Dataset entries
^^^^

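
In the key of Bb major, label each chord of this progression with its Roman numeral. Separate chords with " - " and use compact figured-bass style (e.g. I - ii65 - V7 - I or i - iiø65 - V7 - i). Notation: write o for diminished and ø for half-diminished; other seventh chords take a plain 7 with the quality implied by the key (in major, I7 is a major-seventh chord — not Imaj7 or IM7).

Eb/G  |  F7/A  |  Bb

IV6 - V65 - I

Eb/G: root Eb is the subdominant; major triad there is IV6.
F7/A: dominant seventh chord on F = scale degree 5 → V65.
Bb has root Bb, degree 1 in Bb major, so I.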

^^^^

The response should be an exact repeat of the data above.

**Solution to this exercise:**
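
In the key of Bb major, label each chord of this progression with its Roman numeral. Separate chords with " - " and use compact figured-bass style (e.g. I - ii65 - V7 - I or i - iiø65 - V7 - i). Notation: write o for diminished and ø for half-diminished; other seventh chords take a plain 7 with the quality implied by the key (in major, I7 is a major-seventh chord — not Imaj7 or IM7).

Eb/G  |  F7/A  |  Bb

IV6 - V65 - I

Eb/G: root Eb is the subdominant; major triad there is IV6.
F7/A: dominant seventh chord on F = scale degree 5 → V65.
Bb has root Bb, degree 1 in Bb major, so I.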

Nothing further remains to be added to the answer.